- **Data shown**:
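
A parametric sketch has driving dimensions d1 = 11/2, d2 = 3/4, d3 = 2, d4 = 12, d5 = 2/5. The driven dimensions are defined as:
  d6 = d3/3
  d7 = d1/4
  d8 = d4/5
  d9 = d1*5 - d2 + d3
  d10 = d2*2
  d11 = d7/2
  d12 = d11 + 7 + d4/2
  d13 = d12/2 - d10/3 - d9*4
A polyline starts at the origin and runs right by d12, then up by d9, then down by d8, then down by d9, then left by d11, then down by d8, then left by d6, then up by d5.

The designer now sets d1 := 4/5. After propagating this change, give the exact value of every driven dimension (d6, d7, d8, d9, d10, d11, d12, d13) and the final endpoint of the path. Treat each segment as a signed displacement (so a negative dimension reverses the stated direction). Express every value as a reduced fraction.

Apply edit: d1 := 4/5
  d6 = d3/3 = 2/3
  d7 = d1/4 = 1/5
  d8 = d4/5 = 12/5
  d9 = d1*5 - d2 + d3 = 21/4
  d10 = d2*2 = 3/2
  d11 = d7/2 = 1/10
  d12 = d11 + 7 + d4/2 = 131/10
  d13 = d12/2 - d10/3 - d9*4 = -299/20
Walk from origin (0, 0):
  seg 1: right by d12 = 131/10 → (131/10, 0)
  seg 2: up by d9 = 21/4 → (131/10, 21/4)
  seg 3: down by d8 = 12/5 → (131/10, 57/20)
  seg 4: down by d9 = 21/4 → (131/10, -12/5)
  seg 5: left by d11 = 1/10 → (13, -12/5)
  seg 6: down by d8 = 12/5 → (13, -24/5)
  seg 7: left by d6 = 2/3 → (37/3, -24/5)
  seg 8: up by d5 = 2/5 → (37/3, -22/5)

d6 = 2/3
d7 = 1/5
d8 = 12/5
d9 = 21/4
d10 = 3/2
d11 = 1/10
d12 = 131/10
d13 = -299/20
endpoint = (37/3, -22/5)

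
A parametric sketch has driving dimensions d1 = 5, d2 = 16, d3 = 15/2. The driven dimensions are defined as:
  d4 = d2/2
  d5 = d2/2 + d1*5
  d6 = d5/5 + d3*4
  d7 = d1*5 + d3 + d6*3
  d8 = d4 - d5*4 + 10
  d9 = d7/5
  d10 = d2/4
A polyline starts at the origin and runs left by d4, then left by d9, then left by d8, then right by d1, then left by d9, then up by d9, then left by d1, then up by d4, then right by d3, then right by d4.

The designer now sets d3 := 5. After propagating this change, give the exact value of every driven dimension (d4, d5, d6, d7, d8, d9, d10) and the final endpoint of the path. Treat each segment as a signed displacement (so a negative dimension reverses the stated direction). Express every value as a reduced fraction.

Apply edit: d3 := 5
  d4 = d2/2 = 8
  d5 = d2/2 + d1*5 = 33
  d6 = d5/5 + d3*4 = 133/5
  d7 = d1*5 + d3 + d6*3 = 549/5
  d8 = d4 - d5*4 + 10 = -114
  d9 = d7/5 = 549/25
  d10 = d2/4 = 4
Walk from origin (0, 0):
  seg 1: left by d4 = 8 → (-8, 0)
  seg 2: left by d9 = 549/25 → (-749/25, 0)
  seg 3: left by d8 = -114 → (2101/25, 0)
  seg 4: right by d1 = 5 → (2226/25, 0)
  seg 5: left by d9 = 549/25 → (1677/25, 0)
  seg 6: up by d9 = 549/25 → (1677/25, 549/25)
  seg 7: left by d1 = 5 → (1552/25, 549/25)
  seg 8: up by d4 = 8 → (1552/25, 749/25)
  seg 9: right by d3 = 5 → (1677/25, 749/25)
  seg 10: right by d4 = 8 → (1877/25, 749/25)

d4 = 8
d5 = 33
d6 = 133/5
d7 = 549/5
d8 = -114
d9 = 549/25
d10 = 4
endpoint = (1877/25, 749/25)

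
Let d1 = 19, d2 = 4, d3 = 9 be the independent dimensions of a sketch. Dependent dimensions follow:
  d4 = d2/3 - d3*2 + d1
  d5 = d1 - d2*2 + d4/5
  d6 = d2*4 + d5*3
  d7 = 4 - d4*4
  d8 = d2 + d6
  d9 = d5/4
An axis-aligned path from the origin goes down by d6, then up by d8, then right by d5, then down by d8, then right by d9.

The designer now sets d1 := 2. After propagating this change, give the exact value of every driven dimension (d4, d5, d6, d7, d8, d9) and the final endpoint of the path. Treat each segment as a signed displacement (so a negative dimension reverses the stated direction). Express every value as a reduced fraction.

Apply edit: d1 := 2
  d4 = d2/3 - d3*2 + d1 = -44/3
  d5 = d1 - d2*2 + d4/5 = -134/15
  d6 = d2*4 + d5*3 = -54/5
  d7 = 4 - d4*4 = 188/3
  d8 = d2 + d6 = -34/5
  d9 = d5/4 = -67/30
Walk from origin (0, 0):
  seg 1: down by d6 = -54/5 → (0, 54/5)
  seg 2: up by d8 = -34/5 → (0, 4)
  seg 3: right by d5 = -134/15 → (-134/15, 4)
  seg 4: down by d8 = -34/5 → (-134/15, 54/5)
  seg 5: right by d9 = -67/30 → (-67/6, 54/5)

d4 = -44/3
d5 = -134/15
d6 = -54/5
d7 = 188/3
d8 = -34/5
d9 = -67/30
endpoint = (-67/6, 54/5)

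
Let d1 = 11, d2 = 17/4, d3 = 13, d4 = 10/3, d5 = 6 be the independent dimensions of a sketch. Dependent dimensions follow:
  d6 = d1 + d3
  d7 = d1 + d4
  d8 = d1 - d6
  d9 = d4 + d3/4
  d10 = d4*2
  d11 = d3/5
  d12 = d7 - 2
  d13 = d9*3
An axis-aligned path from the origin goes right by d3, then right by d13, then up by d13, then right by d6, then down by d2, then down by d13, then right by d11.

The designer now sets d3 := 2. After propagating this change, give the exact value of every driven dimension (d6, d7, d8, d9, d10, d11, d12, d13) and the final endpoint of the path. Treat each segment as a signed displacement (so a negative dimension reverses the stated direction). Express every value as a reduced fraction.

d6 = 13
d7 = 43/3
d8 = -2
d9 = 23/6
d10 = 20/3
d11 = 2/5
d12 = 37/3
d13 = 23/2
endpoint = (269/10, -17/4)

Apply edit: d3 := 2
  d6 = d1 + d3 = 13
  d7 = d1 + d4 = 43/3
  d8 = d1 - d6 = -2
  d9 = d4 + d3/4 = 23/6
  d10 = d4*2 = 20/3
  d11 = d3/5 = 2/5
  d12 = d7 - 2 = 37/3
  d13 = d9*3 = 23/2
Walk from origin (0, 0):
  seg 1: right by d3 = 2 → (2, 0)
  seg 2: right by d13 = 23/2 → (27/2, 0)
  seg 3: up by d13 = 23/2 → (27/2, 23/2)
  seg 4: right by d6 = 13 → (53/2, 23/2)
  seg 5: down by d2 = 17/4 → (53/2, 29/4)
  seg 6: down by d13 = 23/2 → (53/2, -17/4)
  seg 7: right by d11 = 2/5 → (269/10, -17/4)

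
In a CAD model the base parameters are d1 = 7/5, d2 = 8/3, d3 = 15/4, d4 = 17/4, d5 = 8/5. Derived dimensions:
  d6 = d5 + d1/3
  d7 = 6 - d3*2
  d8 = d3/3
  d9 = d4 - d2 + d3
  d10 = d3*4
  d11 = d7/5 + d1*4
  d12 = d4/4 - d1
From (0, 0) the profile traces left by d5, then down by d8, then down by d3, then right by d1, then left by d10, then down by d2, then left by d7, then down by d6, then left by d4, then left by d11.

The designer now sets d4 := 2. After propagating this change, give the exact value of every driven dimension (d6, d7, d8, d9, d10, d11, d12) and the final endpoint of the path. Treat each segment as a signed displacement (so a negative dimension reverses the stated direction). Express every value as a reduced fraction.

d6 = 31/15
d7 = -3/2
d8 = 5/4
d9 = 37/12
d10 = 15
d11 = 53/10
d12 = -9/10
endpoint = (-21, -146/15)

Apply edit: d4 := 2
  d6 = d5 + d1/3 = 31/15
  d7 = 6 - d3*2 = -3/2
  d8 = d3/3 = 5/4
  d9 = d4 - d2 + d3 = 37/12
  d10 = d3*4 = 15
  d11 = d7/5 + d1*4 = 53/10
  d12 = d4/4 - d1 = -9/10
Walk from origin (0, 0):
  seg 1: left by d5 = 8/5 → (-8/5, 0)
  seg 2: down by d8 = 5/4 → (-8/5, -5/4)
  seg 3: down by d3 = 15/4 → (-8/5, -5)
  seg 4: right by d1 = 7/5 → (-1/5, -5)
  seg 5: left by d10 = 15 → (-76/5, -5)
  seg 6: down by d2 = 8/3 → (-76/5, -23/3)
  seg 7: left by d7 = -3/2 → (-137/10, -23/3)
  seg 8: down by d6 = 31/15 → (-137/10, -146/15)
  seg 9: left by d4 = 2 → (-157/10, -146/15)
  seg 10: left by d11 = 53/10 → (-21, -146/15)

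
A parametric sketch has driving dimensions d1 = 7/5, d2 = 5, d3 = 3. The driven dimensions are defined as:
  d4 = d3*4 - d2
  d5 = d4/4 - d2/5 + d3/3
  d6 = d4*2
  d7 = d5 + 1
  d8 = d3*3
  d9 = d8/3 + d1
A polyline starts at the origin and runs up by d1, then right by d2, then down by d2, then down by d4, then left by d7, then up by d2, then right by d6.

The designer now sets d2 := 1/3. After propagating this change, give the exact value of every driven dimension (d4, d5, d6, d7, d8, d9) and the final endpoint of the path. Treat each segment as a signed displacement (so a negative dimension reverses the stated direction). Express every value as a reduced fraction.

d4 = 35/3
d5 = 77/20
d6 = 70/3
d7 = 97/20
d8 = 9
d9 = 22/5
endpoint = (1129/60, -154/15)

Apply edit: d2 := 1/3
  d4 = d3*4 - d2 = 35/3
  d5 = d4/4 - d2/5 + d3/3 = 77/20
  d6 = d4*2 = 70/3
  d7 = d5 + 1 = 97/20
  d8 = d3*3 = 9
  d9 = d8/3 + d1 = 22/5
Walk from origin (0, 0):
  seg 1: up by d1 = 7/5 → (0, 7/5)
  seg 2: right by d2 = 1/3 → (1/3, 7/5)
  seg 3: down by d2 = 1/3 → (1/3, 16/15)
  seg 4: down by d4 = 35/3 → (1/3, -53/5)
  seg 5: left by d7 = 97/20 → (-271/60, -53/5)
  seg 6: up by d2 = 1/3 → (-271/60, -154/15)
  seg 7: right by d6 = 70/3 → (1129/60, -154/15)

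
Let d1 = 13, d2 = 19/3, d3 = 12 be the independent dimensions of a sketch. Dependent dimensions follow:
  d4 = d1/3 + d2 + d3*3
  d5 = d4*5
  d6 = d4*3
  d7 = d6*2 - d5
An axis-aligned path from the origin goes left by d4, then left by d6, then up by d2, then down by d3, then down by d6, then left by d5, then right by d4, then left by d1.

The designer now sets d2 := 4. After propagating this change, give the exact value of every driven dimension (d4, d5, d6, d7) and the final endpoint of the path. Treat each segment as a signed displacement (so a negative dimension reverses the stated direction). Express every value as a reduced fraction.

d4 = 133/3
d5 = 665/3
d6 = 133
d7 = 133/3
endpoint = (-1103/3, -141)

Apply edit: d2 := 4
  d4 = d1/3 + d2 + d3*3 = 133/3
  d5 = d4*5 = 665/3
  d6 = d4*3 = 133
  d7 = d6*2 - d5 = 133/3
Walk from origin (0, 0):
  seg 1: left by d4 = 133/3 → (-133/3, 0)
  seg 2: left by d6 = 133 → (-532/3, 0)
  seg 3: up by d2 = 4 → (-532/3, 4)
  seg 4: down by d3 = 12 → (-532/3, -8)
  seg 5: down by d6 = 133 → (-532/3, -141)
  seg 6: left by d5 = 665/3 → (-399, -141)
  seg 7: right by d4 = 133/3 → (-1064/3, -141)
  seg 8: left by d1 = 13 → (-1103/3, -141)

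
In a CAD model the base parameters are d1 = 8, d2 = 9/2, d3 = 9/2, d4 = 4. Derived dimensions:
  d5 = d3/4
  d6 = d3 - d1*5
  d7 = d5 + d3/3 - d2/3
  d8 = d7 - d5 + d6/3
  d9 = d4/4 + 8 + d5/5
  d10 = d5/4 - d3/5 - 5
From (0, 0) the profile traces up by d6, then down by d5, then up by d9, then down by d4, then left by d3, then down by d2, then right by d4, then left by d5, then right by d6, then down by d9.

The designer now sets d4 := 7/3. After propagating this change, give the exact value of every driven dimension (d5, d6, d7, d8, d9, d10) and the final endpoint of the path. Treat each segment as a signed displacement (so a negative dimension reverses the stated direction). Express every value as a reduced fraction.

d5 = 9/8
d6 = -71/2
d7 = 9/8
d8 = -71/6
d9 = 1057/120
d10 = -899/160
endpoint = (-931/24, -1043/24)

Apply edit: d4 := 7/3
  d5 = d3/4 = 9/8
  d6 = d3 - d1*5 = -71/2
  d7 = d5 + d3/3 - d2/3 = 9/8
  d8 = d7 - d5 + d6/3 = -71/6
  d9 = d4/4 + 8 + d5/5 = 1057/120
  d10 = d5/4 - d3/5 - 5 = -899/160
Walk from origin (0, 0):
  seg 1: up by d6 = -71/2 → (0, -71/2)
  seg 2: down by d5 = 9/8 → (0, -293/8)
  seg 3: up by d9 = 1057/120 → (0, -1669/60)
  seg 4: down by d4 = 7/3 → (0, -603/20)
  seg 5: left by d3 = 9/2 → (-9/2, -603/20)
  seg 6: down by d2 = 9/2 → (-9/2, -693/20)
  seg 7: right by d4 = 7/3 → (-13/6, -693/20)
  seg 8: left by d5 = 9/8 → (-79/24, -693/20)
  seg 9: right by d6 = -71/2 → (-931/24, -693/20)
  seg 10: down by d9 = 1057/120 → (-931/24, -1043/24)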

- **Problem statement**:
Return every line from the material that contains the word "dimensions".

- **Solution to this exercise**:
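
A parametric sketch has driving dimensions d1 = 11/2, d2 = 3/4, d3 = 2, d4 = 12, d5 = 2/5. The driven dimensions are defined as:
A parametric sketch has driving dimensions d1 = 5, d2 = 16, d3 = 15/2. The driven dimensions are defined as:
Let d1 = 19, d2 = 4, d3 = 9 be the independent dimensions of a sketch. Dependent dimensions follow:
Let d1 = 11, d2 = 17/4, d3 = 13, d4 = 10/3, d5 = 6 be the independent dimensions of a sketch. Dependent dimensions follow:
In a CAD model the base parameters are d1 = 7/5, d2 = 8/3, d3 = 15/4, d4 = 17/4, d5 = 8/5. Derived dimensions:
A parametric sketch has driving dimensions d1 = 7/5, d2 = 5, d3 = 3. The driven dimensions are defined as:
Let d1 = 13, d2 = 19/3, d3 = 12 be the independent dimensions of a sketch. Dependent dimensions follow:
In a CAD model the base parameters are d1 = 8, d2 = 9/2, d3 = 9/2, d4 = 4. Derived dimensions: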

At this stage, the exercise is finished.